> _What needs to be done_: Word for word, repeat every record.

(Stored data entries)

Segment Open

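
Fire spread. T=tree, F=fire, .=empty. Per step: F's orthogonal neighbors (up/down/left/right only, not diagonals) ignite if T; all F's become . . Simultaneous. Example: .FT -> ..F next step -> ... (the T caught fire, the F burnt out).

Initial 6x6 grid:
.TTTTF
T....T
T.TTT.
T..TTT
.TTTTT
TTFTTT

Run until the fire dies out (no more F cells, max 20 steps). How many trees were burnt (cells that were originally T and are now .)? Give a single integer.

Step 1: +5 fires, +2 burnt (F count now 5)
Step 2: +5 fires, +5 burnt (F count now 5)
Step 3: +4 fires, +5 burnt (F count now 4)
Step 4: +4 fires, +4 burnt (F count now 4)
Step 5: +3 fires, +4 burnt (F count now 3)
Step 6: +0 fires, +3 burnt (F count now 0)
Fire out after step 6
Initially T: 24, now '.': 33
Total burnt (originally-T cells now '.'): 21

Answer: 21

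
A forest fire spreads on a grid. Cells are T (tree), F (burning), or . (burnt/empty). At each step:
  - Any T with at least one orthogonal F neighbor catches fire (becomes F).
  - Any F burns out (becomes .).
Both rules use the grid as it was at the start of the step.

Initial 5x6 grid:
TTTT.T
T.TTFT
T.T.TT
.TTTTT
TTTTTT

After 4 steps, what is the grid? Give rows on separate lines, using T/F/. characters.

Step 1: 3 trees catch fire, 1 burn out
  TTTT.T
  T.TF.F
  T.T.FT
  .TTTTT
  TTTTTT
Step 2: 5 trees catch fire, 3 burn out
  TTTF.F
  T.F...
  T.T..F
  .TTTFT
  TTTTTT
Step 3: 5 trees catch fire, 5 burn out
  TTF...
  T.....
  T.F...
  .TTF.F
  TTTTFT
Step 4: 4 trees catch fire, 5 burn out
  TF....
  T.....
  T.....
  .TF...
  TTTF.F

TF....
T.....
T.....
.TF...
TTTF.F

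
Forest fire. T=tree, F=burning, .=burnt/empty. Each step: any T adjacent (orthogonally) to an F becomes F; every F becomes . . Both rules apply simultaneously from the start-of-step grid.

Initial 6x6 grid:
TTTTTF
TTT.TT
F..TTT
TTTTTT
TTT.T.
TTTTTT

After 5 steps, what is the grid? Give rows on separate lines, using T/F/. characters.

Step 1: 4 trees catch fire, 2 burn out
  TTTTF.
  FTT.TF
  ...TTT
  FTTTTT
  TTT.T.
  TTTTTT
Step 2: 7 trees catch fire, 4 burn out
  FTTF..
  .FT.F.
  ...TTF
  .FTTTT
  FTT.T.
  TTTTTT
Step 3: 8 trees catch fire, 7 burn out
  .FF...
  ..F...
  ...TF.
  ..FTTF
  .FT.T.
  FTTTTT
Step 4: 5 trees catch fire, 8 burn out
  ......
  ......
  ...F..
  ...FF.
  ..F.T.
  .FTTTT
Step 5: 2 trees catch fire, 5 burn out
  ......
  ......
  ......
  ......
  ....F.
  ..FTTT

......
......
......
......
....F.
..FTTT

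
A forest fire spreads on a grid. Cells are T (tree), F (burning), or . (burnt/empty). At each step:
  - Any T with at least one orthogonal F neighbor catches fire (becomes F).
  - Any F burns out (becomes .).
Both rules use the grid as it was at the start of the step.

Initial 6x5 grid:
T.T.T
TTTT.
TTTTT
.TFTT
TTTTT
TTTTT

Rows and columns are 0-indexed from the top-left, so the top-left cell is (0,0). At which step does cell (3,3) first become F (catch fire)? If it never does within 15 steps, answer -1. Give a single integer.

Step 1: cell (3,3)='F' (+4 fires, +1 burnt)
  -> target ignites at step 1
Step 2: cell (3,3)='.' (+7 fires, +4 burnt)
Step 3: cell (3,3)='.' (+9 fires, +7 burnt)
Step 4: cell (3,3)='.' (+3 fires, +9 burnt)
Step 5: cell (3,3)='.' (+1 fires, +3 burnt)
Step 6: cell (3,3)='.' (+0 fires, +1 burnt)
  fire out at step 6

1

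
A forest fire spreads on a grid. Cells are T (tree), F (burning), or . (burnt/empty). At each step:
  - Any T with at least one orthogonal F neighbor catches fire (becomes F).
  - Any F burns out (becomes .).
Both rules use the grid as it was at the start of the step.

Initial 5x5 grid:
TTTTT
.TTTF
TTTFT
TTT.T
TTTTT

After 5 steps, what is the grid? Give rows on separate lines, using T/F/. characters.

Step 1: 4 trees catch fire, 2 burn out
  TTTTF
  .TTF.
  TTF.F
  TTT.T
  TTTTT
Step 2: 5 trees catch fire, 4 burn out
  TTTF.
  .TF..
  TF...
  TTF.F
  TTTTT
Step 3: 6 trees catch fire, 5 burn out
  TTF..
  .F...
  F....
  TF...
  TTFTF
Step 4: 4 trees catch fire, 6 burn out
  TF...
  .....
  .....
  F....
  TF.F.
Step 5: 2 trees catch fire, 4 burn out
  F....
  .....
  .....
  .....
  F....

F....
.....
.....
.....
F....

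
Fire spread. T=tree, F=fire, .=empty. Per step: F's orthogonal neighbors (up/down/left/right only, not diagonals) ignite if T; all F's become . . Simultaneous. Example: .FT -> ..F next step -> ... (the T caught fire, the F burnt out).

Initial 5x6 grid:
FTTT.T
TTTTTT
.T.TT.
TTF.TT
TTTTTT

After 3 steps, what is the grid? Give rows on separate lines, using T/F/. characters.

Step 1: 4 trees catch fire, 2 burn out
  .FTT.T
  FTTTTT
  .T.TT.
  TF..TT
  TTFTTT
Step 2: 6 trees catch fire, 4 burn out
  ..FT.T
  .FTTTT
  .F.TT.
  F...TT
  TF.FTT
Step 3: 4 trees catch fire, 6 burn out
  ...F.T
  ..FTTT
  ...TT.
  ....TT
  F...FT

...F.T
..FTTT
...TT.
....TT
F...FT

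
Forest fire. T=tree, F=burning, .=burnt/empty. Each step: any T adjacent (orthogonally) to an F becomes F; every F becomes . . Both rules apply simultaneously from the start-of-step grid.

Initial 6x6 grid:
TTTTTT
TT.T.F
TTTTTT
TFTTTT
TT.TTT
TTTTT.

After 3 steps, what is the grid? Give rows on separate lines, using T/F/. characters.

Step 1: 6 trees catch fire, 2 burn out
  TTTTTF
  TT.T..
  TFTTTF
  F.FTTT
  TF.TTT
  TTTTT.
Step 2: 9 trees catch fire, 6 burn out
  TTTTF.
  TF.T..
  F.FTF.
  ...FTF
  F..TTT
  TFTTT.
Step 3: 9 trees catch fire, 9 burn out
  TFTF..
  F..T..
  ...F..
  ....F.
  ...FTF
  F.FTT.

TFTF..
F..T..
...F..
....F.
...FTF
F.FTT.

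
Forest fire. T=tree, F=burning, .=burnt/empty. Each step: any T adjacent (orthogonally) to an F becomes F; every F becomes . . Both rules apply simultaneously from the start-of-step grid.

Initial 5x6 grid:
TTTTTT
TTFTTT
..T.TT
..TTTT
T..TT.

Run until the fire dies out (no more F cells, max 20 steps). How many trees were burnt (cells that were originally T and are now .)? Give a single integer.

Step 1: +4 fires, +1 burnt (F count now 4)
Step 2: +5 fires, +4 burnt (F count now 5)
Step 3: +5 fires, +5 burnt (F count now 5)
Step 4: +4 fires, +5 burnt (F count now 4)
Step 5: +2 fires, +4 burnt (F count now 2)
Step 6: +0 fires, +2 burnt (F count now 0)
Fire out after step 6
Initially T: 21, now '.': 29
Total burnt (originally-T cells now '.'): 20

Answer: 20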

Segment Closed

> _Problem solution_:
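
Fire spread. T=tree, F=fire, .=empty. Per step: F's orthogonal neighbors (up/down/left/right only, not diagonals) ignite if T; all F's become . . Simultaneous. Example: .FT -> ..F next step -> ... (the T caught fire, the F burnt out).

Initial 6x6 grid:
.TTTTF
T....T
T.TTT.
T..TTT
.TTTTT
TTFTTT

Run until the fire dies out (no more F cells, max 20 steps). How many trees were burnt (cells that were originally T and are now .)? Give a single integer.

Step 1: +5 fires, +2 burnt (F count now 5)
Step 2: +5 fires, +5 burnt (F count now 5)
Step 3: +4 fires, +5 burnt (F count now 4)
Step 4: +4 fires, +4 burnt (F count now 4)
Step 5: +3 fires, +4 burnt (F count now 3)
Step 6: +0 fires, +3 burnt (F count now 0)
Fire out after step 6
Initially T: 24, now '.': 33
Total burnt (originally-T cells now '.'): 21

Answer: 21

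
A forest fire spreads on a grid. Cells are T (tree), F (burning), or . (burnt/empty). At each step:
  - Any T with at least one orthogonal F neighbor catches fire (becomes F).
  - Any F burns out (becomes .).
Both rules use the grid as it was at the start of the step.

Initial 5x6 grid:
TTTT.T
T.TTFT
T.T.TT
.TTTTT
TTTTTT

After 4 steps, what is the grid? Give rows on separate lines, using T/F/. characters.

Step 1: 3 trees catch fire, 1 burn out
  TTTT.T
  T.TF.F
  T.T.FT
  .TTTTT
  TTTTTT
Step 2: 5 trees catch fire, 3 burn out
  TTTF.F
  T.F...
  T.T..F
  .TTTFT
  TTTTTT
Step 3: 5 trees catch fire, 5 burn out
  TTF...
  T.....
  T.F...
  .TTF.F
  TTTTFT
Step 4: 4 trees catch fire, 5 burn out
  TF....
  T.....
  T.....
  .TF...
  TTTF.F

TF....
T.....
T.....
.TF...
TTTF.F

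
Forest fire. T=tree, F=burning, .=burnt/empty. Each step: any T adjacent (orthogonally) to an F becomes F; every F becomes . . Both rules apply simultaneously from the start-of-step grid.

Initial 6x6 grid:
TTTTTF
TTT.TT
F..TTT
TTTTTT
TTT.T.
TTTTTT

After 5 steps, what is the grid? Give rows on separate lines, using T/F/. characters.

Step 1: 4 trees catch fire, 2 burn out
  TTTTF.
  FTT.TF
  ...TTT
  FTTTTT
  TTT.T.
  TTTTTT
Step 2: 7 trees catch fire, 4 burn out
  FTTF..
  .FT.F.
  ...TTF
  .FTTTT
  FTT.T.
  TTTTTT
Step 3: 8 trees catch fire, 7 burn out
  .FF...
  ..F...
  ...TF.
  ..FTTF
  .FT.T.
  FTTTTT
Step 4: 5 trees catch fire, 8 burn out
  ......
  ......
  ...F..
  ...FF.
  ..F.T.
  .FTTTT
Step 5: 2 trees catch fire, 5 burn out
  ......
  ......
  ......
  ......
  ....F.
  ..FTTT

......
......
......
......
....F.
..FTTT

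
A forest fire spreads on a grid. Cells are T (tree), F (burning), or . (burnt/empty). At each step:
  - Any T with at least one orthogonal F neighbor catches fire (becomes F).
  - Any F burns out (becomes .).
Both rules use the grid as it was at the start of the step.

Initial 6x5 grid:
T.T.T
TTTT.
TTTTT
.TFTT
TTTTT
TTTTT

Rows and columns are 0-indexed from the top-left, so the top-left cell is (0,0). At which step does cell (3,3) first become F (catch fire)? If it never does within 15 steps, answer -1. Give a single integer.

Step 1: cell (3,3)='F' (+4 fires, +1 burnt)
  -> target ignites at step 1
Step 2: cell (3,3)='.' (+7 fires, +4 burnt)
Step 3: cell (3,3)='.' (+9 fires, +7 burnt)
Step 4: cell (3,3)='.' (+3 fires, +9 burnt)
Step 5: cell (3,3)='.' (+1 fires, +3 burnt)
Step 6: cell (3,3)='.' (+0 fires, +1 burnt)
  fire out at step 6

1

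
A forest fire spreads on a grid. Cells are T (tree), F (burning), or . (burnt/empty). At each step:
  - Any T with at least one orthogonal F neighbor catches fire (becomes F).
  - Any F burns out (becomes .).
Both rules use the grid as it was at the start of the step.

Initial 5x5 grid:
TTTTT
.TTTF
TTTFT
TTT.T
TTTTT

After 5 steps, what is the grid? Give rows on separate lines, using T/F/. characters.

Step 1: 4 trees catch fire, 2 burn out
  TTTTF
  .TTF.
  TTF.F
  TTT.T
  TTTTT
Step 2: 5 trees catch fire, 4 burn out
  TTTF.
  .TF..
  TF...
  TTF.F
  TTTTT
Step 3: 6 trees catch fire, 5 burn out
  TTF..
  .F...
  F....
  TF...
  TTFTF
Step 4: 4 trees catch fire, 6 burn out
  TF...
  .....
  .....
  F....
  TF.F.
Step 5: 2 trees catch fire, 4 burn out
  F....
  .....
  .....
  .....
  F....

F....
.....
.....
.....
F....

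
Fire spread. T=tree, F=fire, .=empty. Per step: F's orthogonal neighbors (up/down/left/right only, not diagonals) ignite if T; all F's become . . Simultaneous. Example: .FT -> ..F next step -> ... (the T caught fire, the F burnt out).

Initial 5x6 grid:
FTTT.T
TTTTTT
.T.TT.
TTF.TT
TTTTTT

After 3 steps, what is the grid? Give rows on separate lines, using T/F/. characters.

Step 1: 4 trees catch fire, 2 burn out
  .FTT.T
  FTTTTT
  .T.TT.
  TF..TT
  TTFTTT
Step 2: 6 trees catch fire, 4 burn out
  ..FT.T
  .FTTTT
  .F.TT.
  F...TT
  TF.FTT
Step 3: 4 trees catch fire, 6 burn out
  ...F.T
  ..FTTT
  ...TT.
  ....TT
  F...FT

...F.T
..FTTT
...TT.
....TT
F...FT

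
Forest fire. T=tree, F=burning, .=burnt/empty. Each step: any T adjacent (orthogonally) to an F becomes F; every F becomes . . Both rules apply simultaneously from the start-of-step grid.

Initial 6x6 grid:
TTTTTT
TT.T.F
TTTTTT
TFTTTT
TT.TTT
TTTTT.

After 3 steps, what is the grid? Give rows on separate lines, using T/F/. characters.

Step 1: 6 trees catch fire, 2 burn out
  TTTTTF
  TT.T..
  TFTTTF
  F.FTTT
  TF.TTT
  TTTTT.
Step 2: 9 trees catch fire, 6 burn out
  TTTTF.
  TF.T..
  F.FTF.
  ...FTF
  F..TTT
  TFTTT.
Step 3: 9 trees catch fire, 9 burn out
  TFTF..
  F..T..
  ...F..
  ....F.
  ...FTF
  F.FTT.

TFTF..
F..T..
...F..
....F.
...FTF
F.FTT.

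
Forest fire. T=tree, F=burning, .=burnt/empty. Each step: any T adjacent (orthogonally) to an F becomes F; every F becomes . . Both rules apply simultaneously from the start-of-step grid.

Initial 5x6 grid:
TTTTTT
TTFTTT
..T.TT
..TTTT
T..TT.

Run until the fire dies out (no more F cells, max 20 steps). How many trees were burnt (cells that were originally T and are now .)? Give a single integer.

Step 1: +4 fires, +1 burnt (F count now 4)
Step 2: +5 fires, +4 burnt (F count now 5)
Step 3: +5 fires, +5 burnt (F count now 5)
Step 4: +4 fires, +5 burnt (F count now 4)
Step 5: +2 fires, +4 burnt (F count now 2)
Step 6: +0 fires, +2 burnt (F count now 0)
Fire out after step 6
Initially T: 21, now '.': 29
Total burnt (originally-T cells now '.'): 20

Answer: 20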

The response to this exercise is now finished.